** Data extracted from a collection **
-*-*-
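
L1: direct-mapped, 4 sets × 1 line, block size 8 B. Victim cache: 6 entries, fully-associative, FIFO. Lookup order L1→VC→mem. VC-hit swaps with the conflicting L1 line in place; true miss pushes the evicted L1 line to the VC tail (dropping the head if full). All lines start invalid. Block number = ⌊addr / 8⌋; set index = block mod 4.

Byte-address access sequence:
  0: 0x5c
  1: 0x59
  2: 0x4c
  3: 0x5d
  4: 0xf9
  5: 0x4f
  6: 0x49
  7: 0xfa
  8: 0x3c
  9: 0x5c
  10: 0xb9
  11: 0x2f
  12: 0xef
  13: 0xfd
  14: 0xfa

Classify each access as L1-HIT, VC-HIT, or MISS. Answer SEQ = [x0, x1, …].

SEQ = [MISS, L1-HIT, MISS, L1-HIT, MISS, L1-HIT, L1-HIT, L1-HIT, MISS, VC-HIT, MISS, MISS, MISS, VC-HIT, L1-HIT]

0: 0x5c (blk 11, set 3) → MISS  vc=[]
1: 0x59 (blk 11, set 3) → L1-HIT  vc=[]
2: 0x4c (blk 9, set 1) → MISS  vc=[]
3: 0x5d (blk 11, set 3) → L1-HIT  vc=[]
4: 0xf9 (blk 31, set 3) → MISS  vc=[11]
5: 0x4f (blk 9, set 1) → L1-HIT  vc=[11]
6: 0x49 (blk 9, set 1) → L1-HIT  vc=[11]
7: 0xfa (blk 31, set 3) → L1-HIT  vc=[11]
8: 0x3c (blk 7, set 3) → MISS  vc=[11, 31]
9: 0x5c (blk 11, set 3) → VC-HIT  vc=[7, 31]
10: 0xb9 (blk 23, set 3) → MISS  vc=[7, 31, 11]
11: 0x2f (blk 5, set 1) → MISS  vc=[7, 31, 11, 9]
12: 0xef (blk 29, set 1) → MISS  vc=[7, 31, 11, 9, 5]
13: 0xfd (blk 31, set 3) → VC-HIT  vc=[7, 23, 11, 9, 5]
14: 0xfa (blk 31, set 3) → L1-HIT  vc=[7, 23, 11, 9, 5]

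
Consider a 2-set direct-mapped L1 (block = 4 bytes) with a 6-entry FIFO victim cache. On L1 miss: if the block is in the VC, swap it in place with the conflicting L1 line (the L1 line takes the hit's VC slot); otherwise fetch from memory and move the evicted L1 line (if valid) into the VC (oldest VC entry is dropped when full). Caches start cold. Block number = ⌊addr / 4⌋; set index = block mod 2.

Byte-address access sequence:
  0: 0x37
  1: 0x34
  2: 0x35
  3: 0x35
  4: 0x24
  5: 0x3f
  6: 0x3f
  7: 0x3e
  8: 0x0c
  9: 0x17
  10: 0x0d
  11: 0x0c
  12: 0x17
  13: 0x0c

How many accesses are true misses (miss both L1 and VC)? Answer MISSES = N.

MISSES = 5

#0 0x37→b13/s1 MISS; vc=[]
#1 0x34→b13/s1 L1-HIT; vc=[]
#2 0x35→b13/s1 L1-HIT; vc=[]
#3 0x35→b13/s1 L1-HIT; vc=[]
#4 0x24→b9/s1 MISS; vc=[13]
#5 0x3f→b15/s1 MISS; vc=[13,9]
#6 0x3f→b15/s1 L1-HIT; vc=[13,9]
#7 0x3e→b15/s1 L1-HIT; vc=[13,9]
#8 0xc→b3/s1 MISS; vc=[13,9,15]
#9 0x17→b5/s1 MISS; vc=[13,9,15,3]
#10 0xd→b3/s1 VC-HIT; vc=[13,9,15,5]
#11 0xc→b3/s1 L1-HIT; vc=[13,9,15,5]
#12 0x17→b5/s1 VC-HIT; vc=[13,9,15,3]
#13 0xc→b3/s1 VC-HIT; vc=[13,9,15,5]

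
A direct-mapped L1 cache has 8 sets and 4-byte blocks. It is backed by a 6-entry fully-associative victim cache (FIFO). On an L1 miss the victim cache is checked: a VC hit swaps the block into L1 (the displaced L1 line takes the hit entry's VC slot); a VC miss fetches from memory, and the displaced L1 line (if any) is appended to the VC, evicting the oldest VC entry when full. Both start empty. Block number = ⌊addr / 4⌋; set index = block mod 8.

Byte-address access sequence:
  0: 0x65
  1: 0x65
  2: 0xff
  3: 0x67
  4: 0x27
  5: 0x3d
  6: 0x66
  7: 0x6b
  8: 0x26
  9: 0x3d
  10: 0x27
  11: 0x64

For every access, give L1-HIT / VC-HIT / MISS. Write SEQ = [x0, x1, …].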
-*-*-
** Task objective **
In the records, locate each line holding the string "direct" and copy it.

** Result **
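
L1: direct-mapped, 4 sets × 1 line, block size 8 B. Victim cache: 6 entries, fully-associative, FIFO. Lookup order L1→VC→mem. VC-hit swaps with the conflicting L1 line in place; true miss pushes the evicted L1 line to the VC tail (dropping the head if full). All lines start invalid. Block number = ⌊addr / 8⌋; set index = block mod 4.
Consider a 2-set direct-mapped L1 (block = 4 bytes) with a 6-entry FIFO victim cache. On L1 miss: if the block is in the VC, swap it in place with the conflicting L1 line (the L1 line takes the hit's VC slot); otherwise fetch from memory and move the evicted L1 line (if valid) into the VC (oldest VC entry is dropped when full). Caches start cold. Block number = ⌊addr / 4⌋; set index = block mod 2.
A direct-mapped L1 cache has 8 sets and 4-byte blocks. It is backed by a 6-entry fully-associative victim cache (FIFO). On an L1 miss the victim cache is checked: a VC hit swaps the block into L1 (the displaced L1 line takes the hit entry's VC slot); a VC miss fetches from memory, and the displaced L1 line (if any) is appended to the VC, evicting the oldest VC entry when full. Both start empty. Block number = ⌊addr / 4⌋; set index = block mod 8.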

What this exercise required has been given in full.